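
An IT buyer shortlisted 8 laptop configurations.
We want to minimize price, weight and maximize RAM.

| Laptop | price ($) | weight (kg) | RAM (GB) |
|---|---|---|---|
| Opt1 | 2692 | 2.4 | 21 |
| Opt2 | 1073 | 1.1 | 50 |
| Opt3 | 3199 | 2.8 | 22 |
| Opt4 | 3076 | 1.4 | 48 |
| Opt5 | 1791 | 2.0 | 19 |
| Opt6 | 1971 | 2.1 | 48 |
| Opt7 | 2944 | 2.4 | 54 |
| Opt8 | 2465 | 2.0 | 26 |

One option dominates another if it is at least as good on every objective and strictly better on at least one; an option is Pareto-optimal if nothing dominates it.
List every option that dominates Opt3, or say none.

Opt2, Opt4, Opt6, Opt7, Opt8

Opt2: price 1073≤3199, weight 1.1≤2.8, RAM 50≥22 — dominates Opt3.
Opt4: price 3076≤3199, weight 1.4≤2.8, RAM 48≥22 — dominates Opt3.
Opt6: price 1971≤3199, weight 2.1≤2.8, RAM 48≥22 — dominates Opt3.
Opt7: price 2944≤3199, weight 2.4≤2.8, RAM 54≥22 — dominates Opt3.
Opt8: price 2465≤3199, weight 2.0≤2.8, RAM 26≥22 — dominates Opt3.
Others (Opt1, Opt5) are each worse than Opt3 on at least one objective.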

● ● ●

» **WHAT YOU NEED TO DO**: Using the records above, copy exactly the lines from the one containing "1073 | 1.1 | 50 |" through the last, inclusive, and nothing else.

» **OUTPUT FOR THIS EXERCISE**:
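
| Opt2 | 1073 | 1.1 | 50 |
| Opt3 | 3199 | 2.8 | 22 |
| Opt4 | 3076 | 1.4 | 48 |
| Opt5 | 1791 | 2.0 | 19 |
| Opt6 | 1971 | 2.1 | 48 |
| Opt7 | 2944 | 2.4 | 54 |
| Opt8 | 2465 | 2.0 | 26 |

One option dominates another if it is at least as good on every objective and strictly better on at least one; an option is Pareto-optimal if nothing dominates it.
List every option that dominates Opt3, or say none.

Opt2, Opt4, Opt6, Opt7, Opt8

Opt2: price 1073≤3199, weight 1.1≤2.8, RAM 50≥22 — dominates Opt3.
Opt4: price 3076≤3199, weight 1.4≤2.8, RAM 48≥22 — dominates Opt3.
Opt6: price 1971≤3199, weight 2.1≤2.8, RAM 48≥22 — dominates Opt3.
Opt7: price 2944≤3199, weight 2.4≤2.8, RAM 54≥22 — dominates Opt3.
Opt8: price 2465≤3199, weight 2.0≤2.8, RAM 26≥22 — dominates Opt3.
Others (Opt1, Opt5) are each worse than Opt3 on at least one objective.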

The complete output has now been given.